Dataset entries
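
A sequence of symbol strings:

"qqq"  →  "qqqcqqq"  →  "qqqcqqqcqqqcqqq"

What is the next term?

Each string is two copies of the previous one joined by 'c'.
Doubling qqqcqqqcqqqcqqq with 'c' between the halves:

qqqcqqqcqqqcqqqcqqqcqqqcqqqcqqq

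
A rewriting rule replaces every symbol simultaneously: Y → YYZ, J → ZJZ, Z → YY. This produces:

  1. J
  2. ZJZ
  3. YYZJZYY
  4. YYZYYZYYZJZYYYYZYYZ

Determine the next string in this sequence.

Applying the rule to each of the 19 symbols of YYZYYZYYZJZYYYYZYYZ gives the pieces YYZ YYZ YY YYZ YYZ YY YYZ YYZ YY ZJZ YY YYZ YYZ YYZ YYZ YY YYZ YYZ YY, which concatenate to the answer.

YYZYYZYYYYZYYZYYYYZYYZYYZJZYYYYZYYZYYZYYZYYYYZYYZYY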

Problem to work on =>
Retype the entries exactly, please. Leave no line out.

Answer to this exercise =>
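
A sequence of symbol strings:

"qqq"  →  "qqqcqqq"  →  "qqqcqqqcqqqcqqq"

What is the next term?

Each string is two copies of the previous one joined by 'c'.
Doubling qqqcqqqcqqqcqqq with 'c' between the halves:

qqqcqqqcqqqcqqqcqqqcqqqcqqqcqqq

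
A rewriting rule replaces every symbol simultaneously: Y → YYZ, J → ZJZ, Z → YY. This produces:

  1. J
  2. ZJZ
  3. YYZJZYY
  4. YYZYYZYYZJZYYYYZYYZ

Determine the next string in this sequence.

Applying the rule to each of the 19 symbols of YYZYYZYYZJZYYYYZYYZ gives the pieces YYZ YYZ YY YYZ YYZ YY YYZ YYZ YY ZJZ YY YYZ YYZ YYZ YYZ YY YYZ YYZ YY, which concatenate to the answer.

YYZYYZYYYYZYYZYYYYZYYZYYZJZYYYYZYYZYYZYYZYYYYZYYZYY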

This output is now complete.